• [WHAT YOU NEED TO DO]
Down to the last line, repeat the records exactly.

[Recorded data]
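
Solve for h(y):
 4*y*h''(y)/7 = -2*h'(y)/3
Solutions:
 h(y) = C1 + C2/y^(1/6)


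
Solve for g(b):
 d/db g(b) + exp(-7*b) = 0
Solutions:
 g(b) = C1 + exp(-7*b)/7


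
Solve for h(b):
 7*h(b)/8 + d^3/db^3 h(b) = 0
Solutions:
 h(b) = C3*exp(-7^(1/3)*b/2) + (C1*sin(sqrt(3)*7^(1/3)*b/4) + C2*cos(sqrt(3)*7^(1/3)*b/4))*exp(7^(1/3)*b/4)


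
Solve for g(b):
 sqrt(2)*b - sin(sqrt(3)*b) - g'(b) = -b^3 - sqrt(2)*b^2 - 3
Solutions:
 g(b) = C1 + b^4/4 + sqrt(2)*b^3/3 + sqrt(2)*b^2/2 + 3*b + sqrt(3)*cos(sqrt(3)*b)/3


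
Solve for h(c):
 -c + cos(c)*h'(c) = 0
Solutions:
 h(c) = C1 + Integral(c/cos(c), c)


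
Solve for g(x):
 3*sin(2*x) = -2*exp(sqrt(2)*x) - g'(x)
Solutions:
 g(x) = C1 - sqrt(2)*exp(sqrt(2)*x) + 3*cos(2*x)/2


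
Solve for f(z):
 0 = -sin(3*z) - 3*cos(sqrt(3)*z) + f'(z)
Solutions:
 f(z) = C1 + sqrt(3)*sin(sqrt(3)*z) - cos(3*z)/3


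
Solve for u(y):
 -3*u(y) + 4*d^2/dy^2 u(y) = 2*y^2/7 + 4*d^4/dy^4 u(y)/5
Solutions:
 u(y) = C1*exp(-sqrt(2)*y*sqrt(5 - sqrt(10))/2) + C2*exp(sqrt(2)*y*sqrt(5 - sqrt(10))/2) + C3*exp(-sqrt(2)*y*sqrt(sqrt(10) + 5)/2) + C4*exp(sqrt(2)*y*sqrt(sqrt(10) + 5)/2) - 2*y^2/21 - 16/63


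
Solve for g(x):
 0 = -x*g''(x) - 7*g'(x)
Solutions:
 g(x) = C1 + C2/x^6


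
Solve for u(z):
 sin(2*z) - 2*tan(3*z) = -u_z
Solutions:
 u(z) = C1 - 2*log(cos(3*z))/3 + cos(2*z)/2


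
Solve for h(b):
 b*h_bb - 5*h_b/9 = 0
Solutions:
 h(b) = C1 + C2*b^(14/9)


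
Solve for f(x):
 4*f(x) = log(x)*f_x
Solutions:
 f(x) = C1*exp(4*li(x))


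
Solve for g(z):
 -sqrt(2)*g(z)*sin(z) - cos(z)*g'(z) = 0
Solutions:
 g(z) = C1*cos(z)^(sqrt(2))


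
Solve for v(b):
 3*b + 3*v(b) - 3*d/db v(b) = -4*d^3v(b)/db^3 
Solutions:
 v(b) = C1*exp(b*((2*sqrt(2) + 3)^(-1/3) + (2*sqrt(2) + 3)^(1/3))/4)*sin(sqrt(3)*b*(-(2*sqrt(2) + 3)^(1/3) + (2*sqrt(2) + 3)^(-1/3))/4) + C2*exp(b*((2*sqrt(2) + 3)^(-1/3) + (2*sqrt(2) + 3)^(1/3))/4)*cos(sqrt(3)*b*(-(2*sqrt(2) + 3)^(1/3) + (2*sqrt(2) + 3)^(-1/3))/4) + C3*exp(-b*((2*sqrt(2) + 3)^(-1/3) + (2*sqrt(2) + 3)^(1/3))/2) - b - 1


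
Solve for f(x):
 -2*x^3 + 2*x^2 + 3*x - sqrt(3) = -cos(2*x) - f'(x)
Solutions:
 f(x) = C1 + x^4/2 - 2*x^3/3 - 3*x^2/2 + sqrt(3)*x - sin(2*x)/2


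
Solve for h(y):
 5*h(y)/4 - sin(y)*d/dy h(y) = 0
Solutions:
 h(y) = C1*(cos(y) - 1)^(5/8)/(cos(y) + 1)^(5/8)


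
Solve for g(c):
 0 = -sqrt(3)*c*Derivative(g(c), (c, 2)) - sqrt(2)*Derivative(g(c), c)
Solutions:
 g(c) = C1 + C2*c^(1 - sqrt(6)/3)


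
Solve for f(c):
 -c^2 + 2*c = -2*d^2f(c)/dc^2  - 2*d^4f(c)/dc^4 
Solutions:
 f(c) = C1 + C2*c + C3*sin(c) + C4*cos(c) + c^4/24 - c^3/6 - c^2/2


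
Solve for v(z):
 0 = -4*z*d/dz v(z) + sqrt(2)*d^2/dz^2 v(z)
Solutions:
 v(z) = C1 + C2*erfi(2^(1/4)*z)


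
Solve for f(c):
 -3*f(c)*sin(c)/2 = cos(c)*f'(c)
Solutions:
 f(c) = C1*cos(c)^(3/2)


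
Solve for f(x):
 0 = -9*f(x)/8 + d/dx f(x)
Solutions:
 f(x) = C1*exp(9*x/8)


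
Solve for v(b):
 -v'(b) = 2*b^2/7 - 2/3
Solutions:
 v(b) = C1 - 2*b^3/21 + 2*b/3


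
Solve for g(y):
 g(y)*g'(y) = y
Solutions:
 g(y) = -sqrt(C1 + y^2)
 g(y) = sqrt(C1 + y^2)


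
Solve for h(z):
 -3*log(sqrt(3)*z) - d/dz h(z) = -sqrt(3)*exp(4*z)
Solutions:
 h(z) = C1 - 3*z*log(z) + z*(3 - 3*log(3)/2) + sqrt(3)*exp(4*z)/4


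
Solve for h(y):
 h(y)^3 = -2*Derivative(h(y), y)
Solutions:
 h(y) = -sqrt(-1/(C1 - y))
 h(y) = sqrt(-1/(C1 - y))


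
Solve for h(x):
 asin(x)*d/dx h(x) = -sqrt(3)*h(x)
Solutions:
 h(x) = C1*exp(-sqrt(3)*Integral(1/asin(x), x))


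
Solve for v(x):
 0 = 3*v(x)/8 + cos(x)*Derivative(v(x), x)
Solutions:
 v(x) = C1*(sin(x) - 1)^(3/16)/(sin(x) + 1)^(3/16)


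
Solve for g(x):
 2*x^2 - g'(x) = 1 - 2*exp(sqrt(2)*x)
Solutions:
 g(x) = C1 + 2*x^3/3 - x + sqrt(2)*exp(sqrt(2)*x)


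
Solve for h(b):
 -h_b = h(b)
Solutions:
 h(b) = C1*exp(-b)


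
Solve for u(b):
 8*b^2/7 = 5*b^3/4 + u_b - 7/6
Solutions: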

• [EXERCISE OUTPUT]
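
Solve for h(y):
 4*y*h''(y)/7 = -2*h'(y)/3
Solutions:
 h(y) = C1 + C2/y^(1/6)


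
Solve for g(b):
 d/db g(b) + exp(-7*b) = 0
Solutions:
 g(b) = C1 + exp(-7*b)/7


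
Solve for h(b):
 7*h(b)/8 + d^3/db^3 h(b) = 0
Solutions:
 h(b) = C3*exp(-7^(1/3)*b/2) + (C1*sin(sqrt(3)*7^(1/3)*b/4) + C2*cos(sqrt(3)*7^(1/3)*b/4))*exp(7^(1/3)*b/4)


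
Solve for g(b):
 sqrt(2)*b - sin(sqrt(3)*b) - g'(b) = -b^3 - sqrt(2)*b^2 - 3
Solutions:
 g(b) = C1 + b^4/4 + sqrt(2)*b^3/3 + sqrt(2)*b^2/2 + 3*b + sqrt(3)*cos(sqrt(3)*b)/3


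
Solve for h(c):
 -c + cos(c)*h'(c) = 0
Solutions:
 h(c) = C1 + Integral(c/cos(c), c)


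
Solve for g(x):
 3*sin(2*x) = -2*exp(sqrt(2)*x) - g'(x)
Solutions:
 g(x) = C1 - sqrt(2)*exp(sqrt(2)*x) + 3*cos(2*x)/2


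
Solve for f(z):
 0 = -sin(3*z) - 3*cos(sqrt(3)*z) + f'(z)
Solutions:
 f(z) = C1 + sqrt(3)*sin(sqrt(3)*z) - cos(3*z)/3


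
Solve for u(y):
 -3*u(y) + 4*d^2/dy^2 u(y) = 2*y^2/7 + 4*d^4/dy^4 u(y)/5
Solutions:
 u(y) = C1*exp(-sqrt(2)*y*sqrt(5 - sqrt(10))/2) + C2*exp(sqrt(2)*y*sqrt(5 - sqrt(10))/2) + C3*exp(-sqrt(2)*y*sqrt(sqrt(10) + 5)/2) + C4*exp(sqrt(2)*y*sqrt(sqrt(10) + 5)/2) - 2*y^2/21 - 16/63


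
Solve for g(x):
 0 = -x*g''(x) - 7*g'(x)
Solutions:
 g(x) = C1 + C2/x^6


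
Solve for u(z):
 sin(2*z) - 2*tan(3*z) = -u_z
Solutions:
 u(z) = C1 - 2*log(cos(3*z))/3 + cos(2*z)/2


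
Solve for h(b):
 b*h_bb - 5*h_b/9 = 0
Solutions:
 h(b) = C1 + C2*b^(14/9)


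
Solve for f(x):
 4*f(x) = log(x)*f_x
Solutions:
 f(x) = C1*exp(4*li(x))


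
Solve for g(z):
 -sqrt(2)*g(z)*sin(z) - cos(z)*g'(z) = 0
Solutions:
 g(z) = C1*cos(z)^(sqrt(2))


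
Solve for v(b):
 3*b + 3*v(b) - 3*d/db v(b) = -4*d^3v(b)/db^3 
Solutions:
 v(b) = C1*exp(b*((2*sqrt(2) + 3)^(-1/3) + (2*sqrt(2) + 3)^(1/3))/4)*sin(sqrt(3)*b*(-(2*sqrt(2) + 3)^(1/3) + (2*sqrt(2) + 3)^(-1/3))/4) + C2*exp(b*((2*sqrt(2) + 3)^(-1/3) + (2*sqrt(2) + 3)^(1/3))/4)*cos(sqrt(3)*b*(-(2*sqrt(2) + 3)^(1/3) + (2*sqrt(2) + 3)^(-1/3))/4) + C3*exp(-b*((2*sqrt(2) + 3)^(-1/3) + (2*sqrt(2) + 3)^(1/3))/2) - b - 1


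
Solve for f(x):
 -2*x^3 + 2*x^2 + 3*x - sqrt(3) = -cos(2*x) - f'(x)
Solutions:
 f(x) = C1 + x^4/2 - 2*x^3/3 - 3*x^2/2 + sqrt(3)*x - sin(2*x)/2


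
Solve for h(y):
 5*h(y)/4 - sin(y)*d/dy h(y) = 0
Solutions:
 h(y) = C1*(cos(y) - 1)^(5/8)/(cos(y) + 1)^(5/8)


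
Solve for g(c):
 0 = -sqrt(3)*c*Derivative(g(c), (c, 2)) - sqrt(2)*Derivative(g(c), c)
Solutions:
 g(c) = C1 + C2*c^(1 - sqrt(6)/3)


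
Solve for f(c):
 -c^2 + 2*c = -2*d^2f(c)/dc^2  - 2*d^4f(c)/dc^4 
Solutions:
 f(c) = C1 + C2*c + C3*sin(c) + C4*cos(c) + c^4/24 - c^3/6 - c^2/2


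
Solve for v(z):
 0 = -4*z*d/dz v(z) + sqrt(2)*d^2/dz^2 v(z)
Solutions:
 v(z) = C1 + C2*erfi(2^(1/4)*z)


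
Solve for f(c):
 -3*f(c)*sin(c)/2 = cos(c)*f'(c)
Solutions:
 f(c) = C1*cos(c)^(3/2)


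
Solve for f(x):
 0 = -9*f(x)/8 + d/dx f(x)
Solutions:
 f(x) = C1*exp(9*x/8)


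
Solve for v(b):
 -v'(b) = 2*b^2/7 - 2/3
Solutions:
 v(b) = C1 - 2*b^3/21 + 2*b/3


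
Solve for g(y):
 g(y)*g'(y) = y
Solutions:
 g(y) = -sqrt(C1 + y^2)
 g(y) = sqrt(C1 + y^2)


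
Solve for h(z):
 -3*log(sqrt(3)*z) - d/dz h(z) = -sqrt(3)*exp(4*z)
Solutions:
 h(z) = C1 - 3*z*log(z) + z*(3 - 3*log(3)/2) + sqrt(3)*exp(4*z)/4


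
Solve for h(y):
 h(y)^3 = -2*Derivative(h(y), y)
Solutions:
 h(y) = -sqrt(-1/(C1 - y))
 h(y) = sqrt(-1/(C1 - y))


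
Solve for h(x):
 asin(x)*d/dx h(x) = -sqrt(3)*h(x)
Solutions:
 h(x) = C1*exp(-sqrt(3)*Integral(1/asin(x), x))


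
Solve for v(x):
 0 = 3*v(x)/8 + cos(x)*Derivative(v(x), x)
Solutions:
 v(x) = C1*(sin(x) - 1)^(3/16)/(sin(x) + 1)^(3/16)


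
Solve for g(x):
 2*x^2 - g'(x) = 1 - 2*exp(sqrt(2)*x)
Solutions:
 g(x) = C1 + 2*x^3/3 - x + sqrt(2)*exp(sqrt(2)*x)


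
Solve for h(b):
 -h_b = h(b)
Solutions:
 h(b) = C1*exp(-b)


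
Solve for u(b):
 8*b^2/7 = 5*b^3/4 + u_b - 7/6
Solutions: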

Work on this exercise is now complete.